#### Data to use
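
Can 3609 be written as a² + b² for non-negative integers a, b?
3² + 60² (a=3, b=60)

Factorization: 3609 = 3^2 × 401
By Fermat: n is sum of two squares iff every prime p ≡ 3 (mod 4) appears to even power.
All primes ≡ 3 (mod 4) appear to even power.
Search a = 0, 1, 2, … for 3609 - a² a perfect square: first hit at a = 3: 3609 - 9 = 3600 = 60².
3609 = 3² + 60² = 9 + 3600 ✓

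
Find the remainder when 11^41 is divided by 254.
71

Repeated squaring. Binary of 41 = 101001.
11^1 ≡ 11 (mod 254); 11^2 ≡ 121 (mod 254); 11^4 ≡ 163 (mod 254); 11^8 ≡ 153 (mod 254); 11^16 ≡ 41 (mod 254); 11^32 ≡ 157 (mod 254)
11^41 = 11^1 × 11^8 × 11^32 ≡ 71 (mod 254)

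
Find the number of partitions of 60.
966467

p(n) counts ways to write n as a sum of positive integers (order ignored).
Euler's pentagonal recurrence: p(k) = p(k-1) + p(k-2) - p(k-5) - p(k-7) + p(k-12) + p(k-15) - ... (offsets j(3j∓1)/2, signs ++--, p(0)=1, p(<0)=0).
DP table for k = 0..59: p(0)=1, p(1)=1, p(2)=2, p(3)=3, p(4)=5, p(5)=7, p(6)=11, p(7)=15, p(8)=22, p(9)=30, p(10)=42, p(11)=56, p(12)=77, p(13)=101, p(14)=135, p(15)=176, p(16)=231, p(17)=297, p(18)=385, p(19)=490, p(20)=627, p(21)=792, p(22)=1002, p(23)=1255, p(24)=1575, p(25)=1958, p(26)=2436, p(27)=3010, p(28)=3718, p(29)=4565, p(30)=5604, p(31)=6842, p(32)=8349, p(33)=10143, p(34)=12310, p(35)=14883, p(36)=17977, p(37)=21637, p(38)=26015, p(39)=31185, p(40)=37338, p(41)=44583, p(42)=53174, p(43)=63261, p(44)=75175, p(45)=89134, p(46)=105558, p(47)=124754, p(48)=147273, p(49)=173525, p(50)=204226, p(51)=239943, p(52)=281589, p(53)=329931, p(54)=386155, p(55)=451276, p(56)=526823, p(57)=614154, p(58)=715220, p(59)=831820.
Final step: p(60) = p(59) + p(58) - p(55) - p(53) + p(48) + p(45) - p(38) - p(34) + p(25) + p(20) - p(9) - p(3)
= 831820 + 715220 - 451276 - 329931 + 147273 + 89134 - 26015 - 12310 + 1958 + 627 - 30 - 3
= 966467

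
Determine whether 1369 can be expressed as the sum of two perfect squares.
0² + 37² (a=0, b=37)

Factorization: 1369 = 37^2
By Fermat: n is sum of two squares iff every prime p ≡ 3 (mod 4) appears to even power.
All primes ≡ 3 (mod 4) appear to even power.
Search a = 0, 1, 2, … for 1369 - a² a perfect square: first hit at a = 0: 1369 - 0 = 1369 = 37².
1369 = 0² + 37² = 0 + 1369 ✓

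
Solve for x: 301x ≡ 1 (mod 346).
123

gcd(301, 346) = 1, so the inverse exists.
Extended Euclidean algorithm on (346, 301):
346 = 1 × 301 + 45  ⟹  45 = (1)·346 + (-1)·301
301 = 6 × 45 + 31  ⟹  31 = (-6)·346 + (7)·301
45 = 1 × 31 + 14  ⟹  14 = (7)·346 + (-8)·301
31 = 2 × 14 + 3  ⟹  3 = (-20)·346 + (23)·301
14 = 4 × 3 + 2  ⟹  2 = (87)·346 + (-100)·301
3 = 1 × 2 + 1  ⟹  1 = (-107)·346 + (123)·301
So (123)·301 ≡ 1 (mod 346), i.e. 301^(-1) ≡ 123 (mod 346).
Check: 301 × 123 = 37023 ≡ 1 (mod 346)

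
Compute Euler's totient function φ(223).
222

223 = 223
φ(n) = n × ∏(1 - 1/p) for each prime p dividing n
φ(223) = 223 × (1 - 1/223) = 222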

#### Exercise details
Write out the whole listing again. Match it word for word.

#### Answer for the task
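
Can 3609 be written as a² + b² for non-negative integers a, b?
3² + 60² (a=3, b=60)

Factorization: 3609 = 3^2 × 401
By Fermat: n is sum of two squares iff every prime p ≡ 3 (mod 4) appears to even power.
All primes ≡ 3 (mod 4) appear to even power.
Search a = 0, 1, 2, … for 3609 - a² a perfect square: first hit at a = 3: 3609 - 9 = 3600 = 60².
3609 = 3² + 60² = 9 + 3600 ✓

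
Find the remainder when 11^41 is divided by 254.
71

Repeated squaring. Binary of 41 = 101001.
11^1 ≡ 11 (mod 254); 11^2 ≡ 121 (mod 254); 11^4 ≡ 163 (mod 254); 11^8 ≡ 153 (mod 254); 11^16 ≡ 41 (mod 254); 11^32 ≡ 157 (mod 254)
11^41 = 11^1 × 11^8 × 11^32 ≡ 71 (mod 254)

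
Find the number of partitions of 60.
966467

p(n) counts ways to write n as a sum of positive integers (order ignored).
Euler's pentagonal recurrence: p(k) = p(k-1) + p(k-2) - p(k-5) - p(k-7) + p(k-12) + p(k-15) - ... (offsets j(3j∓1)/2, signs ++--, p(0)=1, p(<0)=0).
DP table for k = 0..59: p(0)=1, p(1)=1, p(2)=2, p(3)=3, p(4)=5, p(5)=7, p(6)=11, p(7)=15, p(8)=22, p(9)=30, p(10)=42, p(11)=56, p(12)=77, p(13)=101, p(14)=135, p(15)=176, p(16)=231, p(17)=297, p(18)=385, p(19)=490, p(20)=627, p(21)=792, p(22)=1002, p(23)=1255, p(24)=1575, p(25)=1958, p(26)=2436, p(27)=3010, p(28)=3718, p(29)=4565, p(30)=5604, p(31)=6842, p(32)=8349, p(33)=10143, p(34)=12310, p(35)=14883, p(36)=17977, p(37)=21637, p(38)=26015, p(39)=31185, p(40)=37338, p(41)=44583, p(42)=53174, p(43)=63261, p(44)=75175, p(45)=89134, p(46)=105558, p(47)=124754, p(48)=147273, p(49)=173525, p(50)=204226, p(51)=239943, p(52)=281589, p(53)=329931, p(54)=386155, p(55)=451276, p(56)=526823, p(57)=614154, p(58)=715220, p(59)=831820.
Final step: p(60) = p(59) + p(58) - p(55) - p(53) + p(48) + p(45) - p(38) - p(34) + p(25) + p(20) - p(9) - p(3)
= 831820 + 715220 - 451276 - 329931 + 147273 + 89134 - 26015 - 12310 + 1958 + 627 - 30 - 3
= 966467

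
Determine whether 1369 can be expressed as the sum of two perfect squares.
0² + 37² (a=0, b=37)

Factorization: 1369 = 37^2
By Fermat: n is sum of two squares iff every prime p ≡ 3 (mod 4) appears to even power.
All primes ≡ 3 (mod 4) appear to even power.
Search a = 0, 1, 2, … for 1369 - a² a perfect square: first hit at a = 0: 1369 - 0 = 1369 = 37².
1369 = 0² + 37² = 0 + 1369 ✓

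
Solve for x: 301x ≡ 1 (mod 346).
123

gcd(301, 346) = 1, so the inverse exists.
Extended Euclidean algorithm on (346, 301):
346 = 1 × 301 + 45  ⟹  45 = (1)·346 + (-1)·301
301 = 6 × 45 + 31  ⟹  31 = (-6)·346 + (7)·301
45 = 1 × 31 + 14  ⟹  14 = (7)·346 + (-8)·301
31 = 2 × 14 + 3  ⟹  3 = (-20)·346 + (23)·301
14 = 4 × 3 + 2  ⟹  2 = (87)·346 + (-100)·301
3 = 1 × 2 + 1  ⟹  1 = (-107)·346 + (123)·301
So (123)·301 ≡ 1 (mod 346), i.e. 301^(-1) ≡ 123 (mod 346).
Check: 301 × 123 = 37023 ≡ 1 (mod 346)

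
Compute Euler's totient function φ(223).
222

223 = 223
φ(n) = n × ∏(1 - 1/p) for each prime p dividing n
φ(223) = 223 × (1 - 1/223) = 222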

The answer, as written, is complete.